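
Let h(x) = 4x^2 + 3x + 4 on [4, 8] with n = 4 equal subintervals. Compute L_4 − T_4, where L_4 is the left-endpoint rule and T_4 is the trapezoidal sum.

-102

L_4 = 586.
T_4 = 688.
L_4 − T_4 = -102.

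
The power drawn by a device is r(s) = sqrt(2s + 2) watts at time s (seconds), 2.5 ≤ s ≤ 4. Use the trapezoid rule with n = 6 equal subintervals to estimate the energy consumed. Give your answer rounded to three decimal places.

4.367

Δs = (4 − 2.5)/6 = 0.25.
r(2.5) ≈ 2.646, r(2.75) ≈ 2.739, r(3) ≈ 2.828, r(3.25) ≈ 2.915, r(3.5) ≈ 3.000, r(3.75) ≈ 3.082, r(4) ≈ 3.162.
T_6 = (Δs/2)·[r(s_0) + 2r(s_1) + ... + 2r(s_{5}) + r(s_6)].
Sum ≈ 4.367.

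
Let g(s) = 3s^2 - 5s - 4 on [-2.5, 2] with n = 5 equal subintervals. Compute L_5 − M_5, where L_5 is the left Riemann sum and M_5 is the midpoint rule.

L_5 = 26.235.
M_5 = 10.33875.
L_5 − M_5 = 15.89625.

15.89625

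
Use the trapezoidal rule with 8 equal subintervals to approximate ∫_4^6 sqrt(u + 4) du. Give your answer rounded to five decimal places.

Δu = (6 − 4)/8 = 0.25.
f(4) ≈ 2.82843, f(4.25) ≈ 2.87228, f(4.5) ≈ 2.91548, f(4.75) ≈ 2.95804, f(5) ≈ 3.00000, f(5.25) ≈ 3.04138, f(5.5) ≈ 3.08221, f(5.75) ≈ 3.12250, f(6) ≈ 3.16228.
T_8 = (Δu/2)·[f(u_0) + 2f(u_1) + ... + 2f(u_{7}) + f(u_8)].
Sum ≈ 5.99681.

5.99681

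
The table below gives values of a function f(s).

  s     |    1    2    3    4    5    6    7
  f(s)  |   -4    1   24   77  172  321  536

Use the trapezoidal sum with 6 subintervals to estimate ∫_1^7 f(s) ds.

861

Δs = 1.
T_6 = (1/2)·[(-4) + 2·1 + 2·24 + 2·77 + 2·172 + 2·321 + 536] = 861.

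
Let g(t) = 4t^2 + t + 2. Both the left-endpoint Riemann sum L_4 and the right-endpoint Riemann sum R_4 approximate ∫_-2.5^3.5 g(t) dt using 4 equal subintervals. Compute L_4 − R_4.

-45

L_4 = 79.5.
R_4 = 124.5.
L_4 − R_4 = -45.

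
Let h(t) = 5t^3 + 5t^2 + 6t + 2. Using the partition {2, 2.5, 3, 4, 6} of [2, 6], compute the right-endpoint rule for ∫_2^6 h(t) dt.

3185.1875

Subinterval widths: 0.5, 0.5, 1, 2.
Right endpoints: 2.5, 3, 4, 6.
h(2.5) = 126.375, h(3) = 200, h(4) = 426, h(6) = 1298.
Sum = Σ Δt_i · h(t_i).
Sum = 3185.1875.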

*The task*
Each line of the listing should be copied exactly, with none left out.

*Answer to this exercise*
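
Let h(x) = 4x^2 + 3x + 4 on [4, 8] with n = 4 equal subintervals. Compute L_4 − T_4, where L_4 is the left-endpoint rule and T_4 is the trapezoidal sum.

-102

L_4 = 586.
T_4 = 688.
L_4 − T_4 = -102.

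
The power drawn by a device is r(s) = sqrt(2s + 2) watts at time s (seconds), 2.5 ≤ s ≤ 4. Use the trapezoid rule with n = 6 equal subintervals to estimate the energy consumed. Give your answer rounded to three decimal places.

4.367

Δs = (4 − 2.5)/6 = 0.25.
r(2.5) ≈ 2.646, r(2.75) ≈ 2.739, r(3) ≈ 2.828, r(3.25) ≈ 2.915, r(3.5) ≈ 3.000, r(3.75) ≈ 3.082, r(4) ≈ 3.162.
T_6 = (Δs/2)·[r(s_0) + 2r(s_1) + ... + 2r(s_{5}) + r(s_6)].
Sum ≈ 4.367.

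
Let g(s) = 3s^2 - 5s - 4 on [-2.5, 2] with n = 5 equal subintervals. Compute L_5 − M_5, where L_5 is the left Riemann sum and M_5 is the midpoint rule.

L_5 = 26.235.
M_5 = 10.33875.
L_5 − M_5 = 15.89625.

15.89625

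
Use the trapezoidal rule with 8 equal subintervals to approximate ∫_4^6 sqrt(u + 4) du. Give your answer rounded to five decimal places.

Δu = (6 − 4)/8 = 0.25.
f(4) ≈ 2.82843, f(4.25) ≈ 2.87228, f(4.5) ≈ 2.91548, f(4.75) ≈ 2.95804, f(5) ≈ 3.00000, f(5.25) ≈ 3.04138, f(5.5) ≈ 3.08221, f(5.75) ≈ 3.12250, f(6) ≈ 3.16228.
T_8 = (Δu/2)·[f(u_0) + 2f(u_1) + ... + 2f(u_{7}) + f(u_8)].
Sum ≈ 5.99681.

5.99681

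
The table below gives values of a function f(s).

  s     |    1    2    3    4    5    6    7
  f(s)  |   -4    1   24   77  172  321  536

Use the trapezoidal sum with 6 subintervals to estimate ∫_1^7 f(s) ds.

861

Δs = 1.
T_6 = (1/2)·[(-4) + 2·1 + 2·24 + 2·77 + 2·172 + 2·321 + 536] = 861.

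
Let g(t) = 4t^2 + t + 2. Both the left-endpoint Riemann sum L_4 and the right-endpoint Riemann sum R_4 approximate ∫_-2.5^3.5 g(t) dt using 4 equal subintervals. Compute L_4 − R_4.

-45

L_4 = 79.5.
R_4 = 124.5.
L_4 − R_4 = -45.

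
Let h(t) = 5t^3 + 5t^2 + 6t + 2. Using the partition {2, 2.5, 3, 4, 6} of [2, 6], compute the right-endpoint rule for ∫_2^6 h(t) dt.

3185.1875

Subinterval widths: 0.5, 0.5, 1, 2.
Right endpoints: 2.5, 3, 4, 6.
h(2.5) = 126.375, h(3) = 200, h(4) = 426, h(6) = 1298.
Sum = Σ Δt_i · h(t_i).
Sum = 3185.1875.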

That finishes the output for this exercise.